## [Work required]
Your response should consist of the full data, set down exactly.

## [Exercise materials]
*** Block opens ***
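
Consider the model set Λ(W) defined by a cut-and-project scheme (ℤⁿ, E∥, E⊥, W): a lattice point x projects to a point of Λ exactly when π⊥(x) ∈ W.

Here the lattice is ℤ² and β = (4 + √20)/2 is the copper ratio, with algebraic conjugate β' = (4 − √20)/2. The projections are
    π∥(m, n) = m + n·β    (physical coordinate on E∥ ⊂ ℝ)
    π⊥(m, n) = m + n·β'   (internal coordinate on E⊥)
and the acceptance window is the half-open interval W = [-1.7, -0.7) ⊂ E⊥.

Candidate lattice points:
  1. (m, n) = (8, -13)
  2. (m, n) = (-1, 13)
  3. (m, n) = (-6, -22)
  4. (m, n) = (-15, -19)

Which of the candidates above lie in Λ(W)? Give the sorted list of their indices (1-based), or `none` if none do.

Compute β' = (4−√20)/2 = -0.236068, so π⊥(m,n) = m -0.236068·n.
candidate 1: (m,n)=(8,-13) → π∥ = 8-13·β ≈ -47.068884, π⊥ = 8-13·β' ≈ 11.068884 ∉ [-1.7, -0.7) ⇒ out
candidate 2: (m,n)=(-1,13) → π∥ = -1+13·β ≈ 54.068884, π⊥ = -1+13·β' ≈ -4.068884 ∉ [-1.7, -0.7) ⇒ out
candidate 3: (m,n)=(-6,-22) → π∥ = -6-22·β ≈ -99.193496, π⊥ = -6-22·β' ≈ -0.806504 ∈ [-1.7, -0.7) ⇒ IN Λ
candidate 4: (m,n)=(-15,-19) → π∥ = -15-19·β ≈ -95.485292, π⊥ = -15-19·β' ≈ -10.514708 ∉ [-1.7, -0.7) ⇒ out

3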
*** Block closes ***
## [Task result]
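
Consider the model set Λ(W) defined by a cut-and-project scheme (ℤⁿ, E∥, E⊥, W): a lattice point x projects to a point of Λ exactly when π⊥(x) ∈ W.

Here the lattice is ℤ² and β = (4 + √20)/2 is the copper ratio, with algebraic conjugate β' = (4 − √20)/2. The projections are
    π∥(m, n) = m + n·β    (physical coordinate on E∥ ⊂ ℝ)
    π⊥(m, n) = m + n·β'   (internal coordinate on E⊥)
and the acceptance window is the half-open interval W = [-1.7, -0.7) ⊂ E⊥.

Candidate lattice points:
  1. (m, n) = (8, -13)
  2. (m, n) = (-1, 13)
  3. (m, n) = (-6, -22)
  4. (m, n) = (-15, -19)

Which of the candidates above lie in Λ(W)? Give the sorted list of their indices (1-based), or `none` if none do.

Compute β' = (4−√20)/2 = -0.236068, so π⊥(m,n) = m -0.236068·n.
candidate 1: (m,n)=(8,-13) → π∥ = 8-13·β ≈ -47.068884, π⊥ = 8-13·β' ≈ 11.068884 ∉ [-1.7, -0.7) ⇒ out
candidate 2: (m,n)=(-1,13) → π∥ = -1+13·β ≈ 54.068884, π⊥ = -1+13·β' ≈ -4.068884 ∉ [-1.7, -0.7) ⇒ out
candidate 3: (m,n)=(-6,-22) → π∥ = -6-22·β ≈ -99.193496, π⊥ = -6-22·β' ≈ -0.806504 ∈ [-1.7, -0.7) ⇒ IN Λ
candidate 4: (m,n)=(-15,-19) → π∥ = -15-19·β ≈ -95.485292, π⊥ = -15-19·β' ≈ -10.514708 ∉ [-1.7, -0.7) ⇒ out

3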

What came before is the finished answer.